> _Exercise requirements_: Reproduce exactly, and nothing but, the lines between the one with "On an island" and the end of the entries, both ends included.

━━━━━ Data supplied

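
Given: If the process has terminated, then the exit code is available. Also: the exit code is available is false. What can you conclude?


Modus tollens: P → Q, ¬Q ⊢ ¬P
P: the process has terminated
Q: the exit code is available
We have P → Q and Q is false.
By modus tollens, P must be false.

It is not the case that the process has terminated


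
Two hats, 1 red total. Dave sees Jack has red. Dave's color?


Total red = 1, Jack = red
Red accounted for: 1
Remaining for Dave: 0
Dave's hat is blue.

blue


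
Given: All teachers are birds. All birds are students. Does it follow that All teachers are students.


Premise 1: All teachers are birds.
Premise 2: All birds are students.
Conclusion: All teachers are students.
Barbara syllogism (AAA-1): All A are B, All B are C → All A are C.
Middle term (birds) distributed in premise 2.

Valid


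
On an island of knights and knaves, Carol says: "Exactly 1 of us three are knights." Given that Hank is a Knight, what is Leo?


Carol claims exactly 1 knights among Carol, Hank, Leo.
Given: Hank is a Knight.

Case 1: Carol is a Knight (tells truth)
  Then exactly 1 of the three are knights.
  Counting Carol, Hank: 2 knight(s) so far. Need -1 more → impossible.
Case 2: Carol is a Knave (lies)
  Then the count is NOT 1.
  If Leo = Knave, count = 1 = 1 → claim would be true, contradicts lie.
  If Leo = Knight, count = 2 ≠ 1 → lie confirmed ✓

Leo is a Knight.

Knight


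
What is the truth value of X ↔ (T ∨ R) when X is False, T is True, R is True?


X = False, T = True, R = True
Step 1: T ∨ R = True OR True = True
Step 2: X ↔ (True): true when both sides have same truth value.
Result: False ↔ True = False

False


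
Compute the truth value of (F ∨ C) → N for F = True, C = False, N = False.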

━━━━━━━━━━

> _Response for this exercise_:
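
On an island of knights and knaves, Carol says: "Exactly 1 of us three are knights." Given that Hank is a Knight, what is Leo?


Carol claims exactly 1 knights among Carol, Hank, Leo.
Given: Hank is a Knight.

Case 1: Carol is a Knight (tells truth)
  Then exactly 1 of the three are knights.
  Counting Carol, Hank: 2 knight(s) so far. Need -1 more → impossible.
Case 2: Carol is a Knave (lies)
  Then the count is NOT 1.
  If Leo = Knave, count = 1 = 1 → claim would be true, contradicts lie.
  If Leo = Knight, count = 2 ≠ 1 → lie confirmed ✓

Leo is a Knight.

Knight


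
What is the truth value of X ↔ (T ∨ R) when X is False, T is True, R is True?


X = False, T = True, R = True
Step 1: T ∨ R = True OR True = True
Step 2: X ↔ (True): true when both sides have same truth value.
Result: False ↔ True = False

False


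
Compute the truth value of (F ∨ C) → N for F = True, C = False, N = False.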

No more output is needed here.